*Brief:* Please show every line from the entries that carries the word "INITIAL".

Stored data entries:
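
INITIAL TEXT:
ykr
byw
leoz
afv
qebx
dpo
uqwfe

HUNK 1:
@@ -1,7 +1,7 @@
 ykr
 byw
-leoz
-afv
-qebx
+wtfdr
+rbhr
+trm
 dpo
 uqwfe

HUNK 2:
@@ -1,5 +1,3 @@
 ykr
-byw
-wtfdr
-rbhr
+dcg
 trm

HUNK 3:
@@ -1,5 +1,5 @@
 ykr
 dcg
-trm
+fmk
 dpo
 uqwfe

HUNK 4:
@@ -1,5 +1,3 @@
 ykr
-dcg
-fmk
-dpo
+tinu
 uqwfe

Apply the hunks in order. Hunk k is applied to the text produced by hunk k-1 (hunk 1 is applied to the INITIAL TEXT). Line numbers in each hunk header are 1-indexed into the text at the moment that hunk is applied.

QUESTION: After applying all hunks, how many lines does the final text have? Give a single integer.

Hunk 1: at line 1 remove [leoz,afv,qebx] add [wtfdr,rbhr,trm] -> 7 lines: ykr byw wtfdr rbhr trm dpo uqwfe
Hunk 2: at line 1 remove [byw,wtfdr,rbhr] add [dcg] -> 5 lines: ykr dcg trm dpo uqwfe
Hunk 3: at line 1 remove [trm] add [fmk] -> 5 lines: ykr dcg fmk dpo uqwfe
Hunk 4: at line 1 remove [dcg,fmk,dpo] add [tinu] -> 3 lines: ykr tinu uqwfe
Final line count: 3

Answer: 3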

*Task answer:*
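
INITIAL TEXT:
Apply the hunks in order. Hunk k is applied to the text produced by hunk k-1 (hunk 1 is applied to the INITIAL TEXT). Line numbers in each hunk header are 1-indexed into the text at the moment that hunk is applied.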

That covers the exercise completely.